Exercise details:
Reduce the material below to its lines containing "every".

Data provided:

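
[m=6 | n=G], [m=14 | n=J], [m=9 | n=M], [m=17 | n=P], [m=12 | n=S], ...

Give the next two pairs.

[m=20 | n=V], [m=15 | n=Y]

M goes 6, 14, 9, 17, 12 → 20 → 15 (alternating steps +8, −5, +8, −5, …).
N: G, J, M, P, S → V → Y (letters move forward 3 places in the alphabet).
So the next two pairs are [m=20 | n=V] and [m=15 | n=Y].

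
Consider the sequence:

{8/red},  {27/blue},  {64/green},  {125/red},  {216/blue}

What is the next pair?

{343/green}

First coordinate: perfect cubes: 2³, 3³, 4³, …, so 8, 27, 64, 125, 216 → 343.
Colour: repeats red → blue → green, so red, blue, green, red, blue → green.
Putting it together: {343/green}.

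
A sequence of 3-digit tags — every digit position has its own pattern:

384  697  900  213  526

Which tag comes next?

839

First digit — +3 each step, mod 10: 3, 6, 9, 2, 5 → 8.
Second digit: 8, 9, 0, 1, 2 → 3 (+1 each step, mod 10).
Third digit: 4, 7, 0, 3, 6 → 9 (+3 each step, mod 10).
Combining the parts gives 839.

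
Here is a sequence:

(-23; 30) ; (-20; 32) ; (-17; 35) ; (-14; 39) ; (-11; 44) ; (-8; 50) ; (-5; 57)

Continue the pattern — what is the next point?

(-2; 65)

First slot: +3 each step, so -23, -20, -17, -14, -11, -8, -5 → -2.
Second slot — differences are 2, 3, 4, … (increasing by 1 each time): 30, 32, 35, 39, 44, 50, 57 → 65.
Combining the parts gives (-2; 65).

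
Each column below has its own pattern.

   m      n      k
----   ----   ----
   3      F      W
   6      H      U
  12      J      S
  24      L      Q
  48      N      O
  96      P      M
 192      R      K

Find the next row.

Column m: ×2 each step, so 3, 6, 12, 24, 48, 96, 192 → 384.
Column n goes F, H, J, L, N, P, R → T (letters move forward 2 places in the alphabet).
Column k: W, U, S, Q, O, M, K → I (letters move back 2 places in the alphabet).
Putting it together: 384  T  I.

384  T  I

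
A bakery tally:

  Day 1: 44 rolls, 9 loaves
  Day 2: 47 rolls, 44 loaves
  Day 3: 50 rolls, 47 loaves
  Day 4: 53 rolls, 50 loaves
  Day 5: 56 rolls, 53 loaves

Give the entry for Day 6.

Rolls: +3 each step, so 44, 47, 50, 53, 56 → 59.
Loaves goes 9, 44, 47, 50, 53 → 56 (always the previous value of the rolls).
Combining the parts gives 59 rolls, 56 loaves.

59 rolls, 56 loaves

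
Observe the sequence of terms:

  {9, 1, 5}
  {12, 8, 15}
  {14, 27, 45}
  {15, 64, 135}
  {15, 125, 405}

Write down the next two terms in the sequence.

{14, 216, 1215}, {12, 343, 3645}

First part: 9, 12, 14, 15, 15 → 14 → 12 (differences are 3, 2, 1, … (decreasing by 1 each time)).
Second part: perfect cubes: 1³, 2³, 3³, …, so 1, 8, 27, 64, 125 → 216 → 343.
For the third part, ×3 each step: 5, 15, 45, 135, 405 → 1215 → 3645.
So the next two terms are {14, 216, 1215} and {12, 343, 3645}.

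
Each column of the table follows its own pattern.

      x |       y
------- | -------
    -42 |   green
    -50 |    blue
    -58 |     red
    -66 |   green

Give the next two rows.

-74  blue; -82  red

Column x: -42, -50, -58, -66 → -74 → -82 (−8 each step).
Column y: repeats green → blue → red; green, blue, red, green → blue → red.
So the next two rows are -74  blue and -82  red.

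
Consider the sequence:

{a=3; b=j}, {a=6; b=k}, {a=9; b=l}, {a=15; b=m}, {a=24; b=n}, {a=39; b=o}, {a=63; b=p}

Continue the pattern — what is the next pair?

A: 3, 6, 9, 15, 24, 39, 63 → 102 (each term is the sum of the two before it).
B: letters move forward 1 place in the alphabet, so j, k, l, m, n, o, p → q.
So the next pair is {a=102; b=q}.

{a=102; b=q}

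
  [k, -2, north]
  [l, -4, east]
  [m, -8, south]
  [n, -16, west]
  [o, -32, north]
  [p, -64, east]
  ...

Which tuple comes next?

Letter — letters move forward 1 place in the alphabet: k, l, m, n, o, p → q.
Second slot: -2, -4, -8, -16, -32, -64 → -128 (×2 each step).
For the direction, repeats north → east → south → west: north, east, south, west, north, east → south.
Putting it together: [q, -128, south].

[q, -128, south]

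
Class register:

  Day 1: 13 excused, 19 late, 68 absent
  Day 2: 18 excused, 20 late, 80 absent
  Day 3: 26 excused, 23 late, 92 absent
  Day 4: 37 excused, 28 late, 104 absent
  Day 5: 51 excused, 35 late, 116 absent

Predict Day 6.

Excused — differences are 5, 8, 11, … (increasing by 3 each time): 13, 18, 26, 37, 51 → 68.
For the late, differences are 1, 3, 5, … (increasing by 2 each time): 19, 20, 23, 28, 35 → 44.
Absent: +12 each step, so 68, 80, 92, 104, 116 → 128.
Combining the parts gives 68 excused, 44 late, 128 absent.

68 excused, 44 late, 128 absent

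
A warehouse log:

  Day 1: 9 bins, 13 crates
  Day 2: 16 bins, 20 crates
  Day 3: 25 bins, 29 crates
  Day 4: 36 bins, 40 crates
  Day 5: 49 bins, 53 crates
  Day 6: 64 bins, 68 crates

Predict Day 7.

Bins: 9, 16, 25, 36, 49, 64 → 81 (perfect squares: 3², 4², 5², …).
Crates — always 4 more than the bins: 13, 20, 29, 40, 53, 68 → 85.
So the next record is 81 bins, 85 crates.

81 bins, 85 crates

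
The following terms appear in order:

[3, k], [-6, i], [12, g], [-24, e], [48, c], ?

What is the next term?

[-96, a]

First component: ×(-2) each step, so 3, -6, 12, -24, 48 → -96.
Letter: k, i, g, e, c → a (letters move back 2 places in the alphabet).
Combining the parts gives [-96, a].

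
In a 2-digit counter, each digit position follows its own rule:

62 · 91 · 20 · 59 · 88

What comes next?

17

First digit goes 6, 9, 2, 5, 8 → 1 (+3 each step, mod 10).
Second digit — −1 each step, mod 10: 2, 1, 0, 9, 8 → 7.
Combining the parts gives 17.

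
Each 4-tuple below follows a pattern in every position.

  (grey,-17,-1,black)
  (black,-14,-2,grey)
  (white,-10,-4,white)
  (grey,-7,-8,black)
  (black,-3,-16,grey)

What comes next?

First shade: repeats grey → black → white; grey, black, white, grey, black → white.
Second part: alternating steps +3, +4, +3, +4, …; -17, -14, -10, -7, -3 → 0.
Third part goes -1, -2, -4, -8, -16 → -32 (×2 each step).
Second shade: black, grey, white, black, grey → white (repeats black → grey → white).
Combining the parts gives (white,0,-32,white).

(white,0,-32,white)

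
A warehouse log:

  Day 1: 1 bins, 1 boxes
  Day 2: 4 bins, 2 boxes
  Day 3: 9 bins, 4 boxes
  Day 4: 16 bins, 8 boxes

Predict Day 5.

25 bins, 16 boxes

Bins — perfect squares: 1², 2², 3², …: 1, 4, 9, 16 → 25.
Boxes: ×2 each step, so 1, 2, 4, 8 → 16.
Putting it together: 25 bins, 16 boxes.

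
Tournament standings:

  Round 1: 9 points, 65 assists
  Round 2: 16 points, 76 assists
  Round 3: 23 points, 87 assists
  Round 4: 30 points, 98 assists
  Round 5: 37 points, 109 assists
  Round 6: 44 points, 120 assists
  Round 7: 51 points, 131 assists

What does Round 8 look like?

For the points, +7 each step: 9, 16, 23, 30, 37, 44, 51 → 58.
Assists — +11 each step: 65, 76, 87, 98, 109, 120, 131 → 142.
So the next record is 58 points, 142 assists.

58 points, 142 assists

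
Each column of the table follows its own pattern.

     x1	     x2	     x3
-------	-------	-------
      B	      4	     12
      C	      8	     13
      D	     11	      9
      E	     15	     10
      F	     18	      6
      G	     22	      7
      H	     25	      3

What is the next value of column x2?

Column x1: letters move forward 1 place in the alphabet; B, C, D, E, F, G, H → I.
Column x2: alternating steps +4, +3, +4, +3, …; 4, 8, 11, 15, 18, 22, 25 → 29.
Column x3: alternating steps +1, −4, +1, −4, …; 12, 13, 9, 10, 6, 7, 3 → 4.

29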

Solution to the exercise:
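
A sequence of 3-digit tags — every digit position has its own pattern:
Each 4-tuple below follows a pattern in every position.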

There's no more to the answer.